- REQUIRED ACTION:
Pull every line containing "zero" from the data.

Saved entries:
###
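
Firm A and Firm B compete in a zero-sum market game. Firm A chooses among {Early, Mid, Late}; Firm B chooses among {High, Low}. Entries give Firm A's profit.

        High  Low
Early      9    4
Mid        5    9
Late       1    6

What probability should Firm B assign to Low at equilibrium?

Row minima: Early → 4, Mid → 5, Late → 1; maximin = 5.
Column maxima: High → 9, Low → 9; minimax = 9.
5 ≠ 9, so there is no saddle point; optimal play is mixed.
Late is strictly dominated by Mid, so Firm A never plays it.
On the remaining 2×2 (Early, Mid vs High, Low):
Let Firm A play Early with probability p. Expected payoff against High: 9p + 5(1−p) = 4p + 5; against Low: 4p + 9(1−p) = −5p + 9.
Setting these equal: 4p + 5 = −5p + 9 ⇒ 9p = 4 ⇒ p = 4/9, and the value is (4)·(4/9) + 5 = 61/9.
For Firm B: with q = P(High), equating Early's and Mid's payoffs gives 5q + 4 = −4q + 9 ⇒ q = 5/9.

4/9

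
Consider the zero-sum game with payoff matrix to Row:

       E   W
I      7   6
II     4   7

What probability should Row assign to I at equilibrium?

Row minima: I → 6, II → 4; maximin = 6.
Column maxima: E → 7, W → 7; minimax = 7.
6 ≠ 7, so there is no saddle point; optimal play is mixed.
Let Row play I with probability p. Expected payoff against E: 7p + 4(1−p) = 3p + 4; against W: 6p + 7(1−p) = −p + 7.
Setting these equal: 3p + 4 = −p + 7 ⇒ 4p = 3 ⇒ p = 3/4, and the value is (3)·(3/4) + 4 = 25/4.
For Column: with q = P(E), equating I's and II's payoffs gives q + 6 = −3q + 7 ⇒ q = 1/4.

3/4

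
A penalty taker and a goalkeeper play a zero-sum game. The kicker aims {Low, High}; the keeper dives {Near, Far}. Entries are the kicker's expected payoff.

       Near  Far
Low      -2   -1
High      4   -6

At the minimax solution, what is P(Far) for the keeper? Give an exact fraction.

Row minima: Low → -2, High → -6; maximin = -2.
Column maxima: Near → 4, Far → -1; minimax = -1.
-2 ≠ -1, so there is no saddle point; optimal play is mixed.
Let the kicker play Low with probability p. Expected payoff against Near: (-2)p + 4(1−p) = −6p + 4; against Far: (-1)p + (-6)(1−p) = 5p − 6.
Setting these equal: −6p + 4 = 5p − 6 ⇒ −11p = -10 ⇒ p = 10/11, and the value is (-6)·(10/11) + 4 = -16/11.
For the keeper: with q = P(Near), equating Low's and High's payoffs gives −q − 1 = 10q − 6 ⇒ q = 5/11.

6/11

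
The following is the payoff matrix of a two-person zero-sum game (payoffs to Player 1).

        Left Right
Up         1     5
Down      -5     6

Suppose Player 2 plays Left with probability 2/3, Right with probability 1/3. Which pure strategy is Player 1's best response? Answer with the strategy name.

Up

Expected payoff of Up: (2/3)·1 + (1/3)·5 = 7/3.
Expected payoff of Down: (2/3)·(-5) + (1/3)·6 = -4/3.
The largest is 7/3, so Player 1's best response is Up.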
###
- OUTPUT FOR THIS TASK:
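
Firm A and Firm B compete in a zero-sum market game. Firm A chooses among {Early, Mid, Late}; Firm B chooses among {High, Low}. Entries give Firm A's profit.
Consider the zero-sum game with payoff matrix to Row:
A penalty taker and a goalkeeper play a zero-sum game. The kicker aims {Low, High}; the keeper dives {Near, Far}. Entries are the kicker's expected payoff.
The following is the payoff matrix of a two-person zero-sum game (payoffs to Player 1).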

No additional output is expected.